▶ **What is required**
Each record below needs to be written out exactly as it appears.

▶ **Collected data entries**
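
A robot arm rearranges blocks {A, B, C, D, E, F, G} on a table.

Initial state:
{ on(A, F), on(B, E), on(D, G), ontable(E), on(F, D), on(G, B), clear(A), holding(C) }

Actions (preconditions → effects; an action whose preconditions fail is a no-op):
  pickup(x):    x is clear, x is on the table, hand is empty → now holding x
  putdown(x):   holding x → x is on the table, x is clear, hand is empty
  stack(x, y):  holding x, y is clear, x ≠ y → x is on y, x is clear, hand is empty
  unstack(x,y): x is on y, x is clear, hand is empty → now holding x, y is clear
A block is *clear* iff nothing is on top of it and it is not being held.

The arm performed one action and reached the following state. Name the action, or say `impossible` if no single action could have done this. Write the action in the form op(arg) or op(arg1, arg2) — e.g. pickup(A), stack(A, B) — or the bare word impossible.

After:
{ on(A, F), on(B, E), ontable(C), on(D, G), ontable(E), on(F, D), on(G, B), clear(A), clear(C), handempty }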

▶ **Answer to this exercise**
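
A robot arm rearranges blocks {A, B, C, D, E, F, G} on a table.

Initial state:
{ on(A, F), on(B, E), on(D, G), ontable(E), on(F, D), on(G, B), clear(A), holding(C) }

Actions (preconditions → effects; an action whose preconditions fail is a no-op):
  pickup(x):    x is clear, x is on the table, hand is empty → now holding x
  putdown(x):   holding x → x is on the table, x is clear, hand is empty
  stack(x, y):  holding x, y is clear, x ≠ y → x is on y, x is clear, hand is empty
  unstack(x,y): x is on y, x is clear, hand is empty → now holding x, y is clear
A block is *clear* iff nothing is on top of it and it is not being held.

The arm performed one action and reached the following state. Name the action, or say `impossible` if no single action could have done this. Write the action in the form op(arg) or op(arg1, arg2) — e.g. pickup(A), stack(A, B) — or the bare word impossible.

After:
{ on(A, F), on(B, E), ontable(C), on(D, G), ontable(E), on(F, D), on(G, B), clear(A), clear(C), handempty }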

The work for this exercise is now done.